"""

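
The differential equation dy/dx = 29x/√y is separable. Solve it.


Separate: √y dy = 29x dx.
Integrate: (2/3)y^(3/2) = (29/2)x² + C.


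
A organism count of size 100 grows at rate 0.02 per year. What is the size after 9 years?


The ODE dP/dt = 0.02P has solution P(t) = P(0)e^(0.02t).
Substitute P(0) = 100 and t = 9: P(9) = 100 e^(0.18) ≈ 120.


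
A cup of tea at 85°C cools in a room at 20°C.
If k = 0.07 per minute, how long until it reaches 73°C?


From T(t) = T_a + (T₀ - T_a)e^(-kt), set T(t) = 73:
(73 - 20) / (85 - 20) = e^(-0.07t), so t = -ln(0.815)/0.07 ≈ 2.9 minutes.


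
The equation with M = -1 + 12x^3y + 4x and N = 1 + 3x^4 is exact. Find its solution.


Check exactness: ∂M/∂y = 12x^3 and ∂N/∂x = 12x^3; equal, so the equation is exact.
Integrate M with respect to x (treating y as constant): ∫M dx = -x + 3x^4y + 2x^2 + h(y).
Differentiate w.r.t. y and set equal to N: the x-dependent terms already match, leaving h'(y) = 1. Integrate: h(y) = y.
So F(x,y) = -x + y + 3x^4y + 2x^2.
General solution: -x + y + 3x^4y + 2x^2 = C.


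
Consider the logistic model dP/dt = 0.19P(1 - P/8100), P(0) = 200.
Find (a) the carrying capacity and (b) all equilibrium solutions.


Logistic ODE dP/dt = 0.19P(1 - P/8100) has equilibria where dP/dt = 0, i.e. P = 0 or P = 8100.
The coefficient (1 - P/K) = 0 when P = K, identifying K = 8100 as the carrying capacity.
(a) K = 8100; (b) equilibria P = 0 and P = 8100.


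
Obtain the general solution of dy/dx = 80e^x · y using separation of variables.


Separate variables: dy/y = 80e^x dx.
Integrate: ln|y| = 80e^x + C₀.
Exponentiate: y = Ce^(80e^x).


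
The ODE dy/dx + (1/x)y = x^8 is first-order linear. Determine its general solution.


P(x) = 1/x ⇒ μ = x^1.
(x^1 y)' = x^1·x^8 = x^9.
Integrate: x^1 y = x^10/(10) + C.
Solve for y: y = (1/10)x^9 + C/x^1.


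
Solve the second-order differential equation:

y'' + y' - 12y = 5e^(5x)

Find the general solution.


Characteristic roots of r² + r - 12 = 0 are 3, -4.
y_h = C₁e^(3x) + C₂e^(-4x).
Forcing exponent 5 is not a characteristic root; try y_p = Ae^(5x).
Substitute: A·(25 + (1)·5 + (-12)) = A·18 = 5, so A = 5/18.
General solution: y = C₁e^(3x) + C₂e^(-4x) + (5/18)e^(5x).


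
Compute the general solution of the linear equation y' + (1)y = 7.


P(x) = 1, Q(x) = 7; integrating factor μ = e^(x).
(μ y)' = 7e^(x) ⇒ μ y = 7e^(x) + C.
Divide by μ: y = 7 + Ce^(-x).


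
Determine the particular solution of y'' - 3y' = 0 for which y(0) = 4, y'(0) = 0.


Characteristic roots of r² - 3r = 0 are 3, 0.
General solution y = c₁ e^(3x) + c₂.
Apply y(0) = 4: c₁ + c₂ = 4. Apply y'(0) = 0: 3 c₁ + 0 c₂ = 0.
Solve: c₁ = 0, c₂ = 4.
Particular solution: y = 0e^(3x) + 4.


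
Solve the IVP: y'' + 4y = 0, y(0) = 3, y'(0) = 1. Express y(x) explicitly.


Characteristic roots of r² + 4 = 0 are ±2i, so y = C₁cos(2x) + C₂sin(2x).
Apply y(0) = 3: C₁ = 3. Differentiate and apply y'(0) = 1: 2·C₂ = 1, so C₂ = 1/2.
Particular solution: y = 3cos(2x) + (1/2)sin(2x).


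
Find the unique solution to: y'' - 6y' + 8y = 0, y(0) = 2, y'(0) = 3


Characteristic roots of r² - 6r + 8 = 0 are 4, 2.
General solution y = c₁ e^(4x) + c₂ e^(2x).
Apply y(0) = 2: c₁ + c₂ = 2. Apply y'(0) = 3: 4 c₁ + 2 c₂ = 3.
Solve: c₁ = -1/2, c₂ = 5/2.
Particular solution: y = -(1/2)e^(4x) + (5/2)e^(2x).


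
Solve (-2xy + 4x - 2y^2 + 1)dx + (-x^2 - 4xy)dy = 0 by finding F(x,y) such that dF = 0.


Check exactness: ∂M/∂y = -2x - 4y and ∂N/∂x = -2x - 4y; equal, so the equation is exact.
Integrate M with respect to x (treating y as constant): ∫M dx = -x^2y + 2x^2 - 2xy^2 + x + h(y).
Differentiate w.r.t. y and set equal to N: all terms match, so h'(y) = 0 and h is a constant absorbed into C.
General solution: -x^2y + 2x^2 - 2xy^2 + x = C.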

"""

▸ Requirement:
Reproduce the entire listing word for word.

▸ Answer to this task:
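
The differential equation dy/dx = 29x/√y is separable. Solve it.


Separate: √y dy = 29x dx.
Integrate: (2/3)y^(3/2) = (29/2)x² + C.


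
A organism count of size 100 grows at rate 0.02 per year. What is the size after 9 years?


The ODE dP/dt = 0.02P has solution P(t) = P(0)e^(0.02t).
Substitute P(0) = 100 and t = 9: P(9) = 100 e^(0.18) ≈ 120.


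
A cup of tea at 85°C cools in a room at 20°C.
If k = 0.07 per minute, how long until it reaches 73°C?


From T(t) = T_a + (T₀ - T_a)e^(-kt), set T(t) = 73:
(73 - 20) / (85 - 20) = e^(-0.07t), so t = -ln(0.815)/0.07 ≈ 2.9 minutes.


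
The equation with M = -1 + 12x^3y + 4x and N = 1 + 3x^4 is exact. Find its solution.


Check exactness: ∂M/∂y = 12x^3 and ∂N/∂x = 12x^3; equal, so the equation is exact.
Integrate M with respect to x (treating y as constant): ∫M dx = -x + 3x^4y + 2x^2 + h(y).
Differentiate w.r.t. y and set equal to N: the x-dependent terms already match, leaving h'(y) = 1. Integrate: h(y) = y.
So F(x,y) = -x + y + 3x^4y + 2x^2.
General solution: -x + y + 3x^4y + 2x^2 = C.


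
Consider the logistic model dP/dt = 0.19P(1 - P/8100), P(0) = 200.
Find (a) the carrying capacity and (b) all equilibrium solutions.


Logistic ODE dP/dt = 0.19P(1 - P/8100) has equilibria where dP/dt = 0, i.e. P = 0 or P = 8100.
The coefficient (1 - P/K) = 0 when P = K, identifying K = 8100 as the carrying capacity.
(a) K = 8100; (b) equilibria P = 0 and P = 8100.


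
Obtain the general solution of dy/dx = 80e^x · y using separation of variables.


Separate variables: dy/y = 80e^x dx.
Integrate: ln|y| = 80e^x + C₀.
Exponentiate: y = Ce^(80e^x).


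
The ODE dy/dx + (1/x)y = x^8 is first-order linear. Determine its general solution.


P(x) = 1/x ⇒ μ = x^1.
(x^1 y)' = x^1·x^8 = x^9.
Integrate: x^1 y = x^10/(10) + C.
Solve for y: y = (1/10)x^9 + C/x^1.


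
Solve the second-order differential equation:

y'' + y' - 12y = 5e^(5x)

Find the general solution.


Characteristic roots of r² + r - 12 = 0 are 3, -4.
y_h = C₁e^(3x) + C₂e^(-4x).
Forcing exponent 5 is not a characteristic root; try y_p = Ae^(5x).
Substitute: A·(25 + (1)·5 + (-12)) = A·18 = 5, so A = 5/18.
General solution: y = C₁e^(3x) + C₂e^(-4x) + (5/18)e^(5x).


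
Compute the general solution of the linear equation y' + (1)y = 7.


P(x) = 1, Q(x) = 7; integrating factor μ = e^(x).
(μ y)' = 7e^(x) ⇒ μ y = 7e^(x) + C.
Divide by μ: y = 7 + Ce^(-x).


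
Determine the particular solution of y'' - 3y' = 0 for which y(0) = 4, y'(0) = 0.


Characteristic roots of r² - 3r = 0 are 3, 0.
General solution y = c₁ e^(3x) + c₂.
Apply y(0) = 4: c₁ + c₂ = 4. Apply y'(0) = 0: 3 c₁ + 0 c₂ = 0.
Solve: c₁ = 0, c₂ = 4.
Particular solution: y = 0e^(3x) + 4.


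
Solve the IVP: y'' + 4y = 0, y(0) = 3, y'(0) = 1. Express y(x) explicitly.


Characteristic roots of r² + 4 = 0 are ±2i, so y = C₁cos(2x) + C₂sin(2x).
Apply y(0) = 3: C₁ = 3. Differentiate and apply y'(0) = 1: 2·C₂ = 1, so C₂ = 1/2.
Particular solution: y = 3cos(2x) + (1/2)sin(2x).


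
Find the unique solution to: y'' - 6y' + 8y = 0, y(0) = 2, y'(0) = 3


Characteristic roots of r² - 6r + 8 = 0 are 4, 2.
General solution y = c₁ e^(4x) + c₂ e^(2x).
Apply y(0) = 2: c₁ + c₂ = 2. Apply y'(0) = 3: 4 c₁ + 2 c₂ = 3.
Solve: c₁ = -1/2, c₂ = 5/2.
Particular solution: y = -(1/2)e^(4x) + (5/2)e^(2x).


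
Solve (-2xy + 4x - 2y^2 + 1)dx + (-x^2 - 4xy)dy = 0 by finding F(x,y) such that dF = 0.


Check exactness: ∂M/∂y = -2x - 4y and ∂N/∂x = -2x - 4y; equal, so the equation is exact.
Integrate M with respect to x (treating y as constant): ∫M dx = -x^2y + 2x^2 - 2xy^2 + x + h(y).
Differentiate w.r.t. y and set equal to N: all terms match, so h'(y) = 0 and h is a constant absorbed into C.
General solution: -x^2y + 2x^2 - 2xy^2 + x = C.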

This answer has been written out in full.